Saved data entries
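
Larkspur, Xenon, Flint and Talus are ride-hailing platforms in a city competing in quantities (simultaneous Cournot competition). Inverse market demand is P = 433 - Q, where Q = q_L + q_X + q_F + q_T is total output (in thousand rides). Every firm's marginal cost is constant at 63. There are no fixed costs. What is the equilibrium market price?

Each firm earns π_i = (433 - Q)q_i - 63q_i.
First-order condition (treating rivals' output as given): 370 - 2q_i - Σ_{j≠i} q_j = 0.
By symmetry each firm produces the same amount; substituting Σ_{j≠i} q_j = 3q_i yields q_i = 370/5 = 74.
Total output Q = 296, so price P = 433 - 296 = 137.

137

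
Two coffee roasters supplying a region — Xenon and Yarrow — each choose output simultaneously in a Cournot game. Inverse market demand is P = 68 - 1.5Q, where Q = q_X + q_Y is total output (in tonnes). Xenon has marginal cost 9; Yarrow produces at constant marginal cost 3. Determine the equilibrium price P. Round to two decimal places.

26.67

Xenon's profit: π_X = (68 - 1.5Q)q_X - (9q_X). Setting ∂π_X/∂q_X = 0: 59 - 3q_X - (3/2)(q_Y) = 0.
Yarrow's first-order condition: 65 - 3q_Y - (3/2)(q_X) = 0.
Rearranging gives the reaction functions q_X = (59 - (3/2)q_Y)/3 and q_Y = (65 - (3/2)q_X)/3.
Solving the pair: q_X = 106/9, q_Y = 142/9.
Total output Q = 248/9, so price P = 68 - (3/2)·(248/9) = 80/3.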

What is required
What is needed is an exact copy of all the records.

Solution for this task
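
Larkspur, Xenon, Flint and Talus are ride-hailing platforms in a city competing in quantities (simultaneous Cournot competition). Inverse market demand is P = 433 - Q, where Q = q_L + q_X + q_F + q_T is total output (in thousand rides). Every firm's marginal cost is constant at 63. There are no fixed costs. What is the equilibrium market price?

Each firm earns π_i = (433 - Q)q_i - 63q_i.
First-order condition (treating rivals' output as given): 370 - 2q_i - Σ_{j≠i} q_j = 0.
By symmetry each firm produces the same amount; substituting Σ_{j≠i} q_j = 3q_i yields q_i = 370/5 = 74.
Total output Q = 296, so price P = 433 - 296 = 137.

137

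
Two coffee roasters supplying a region — Xenon and Yarrow — each choose output simultaneously in a Cournot game. Inverse market demand is P = 68 - 1.5Q, where Q = q_X + q_Y is total output (in tonnes). Xenon has marginal cost 9; Yarrow produces at constant marginal cost 3. Determine the equilibrium price P. Round to two decimal places.

26.67

Xenon's profit: π_X = (68 - 1.5Q)q_X - (9q_X). Setting ∂π_X/∂q_X = 0: 59 - 3q_X - (3/2)(q_Y) = 0.
Yarrow's first-order condition: 65 - 3q_Y - (3/2)(q_X) = 0.
Rearranging gives the reaction functions q_X = (59 - (3/2)q_Y)/3 and q_Y = (65 - (3/2)q_X)/3.
Solving the pair: q_X = 106/9, q_Y = 142/9.
Total output Q = 248/9, so price P = 68 - (3/2)·(248/9) = 80/3.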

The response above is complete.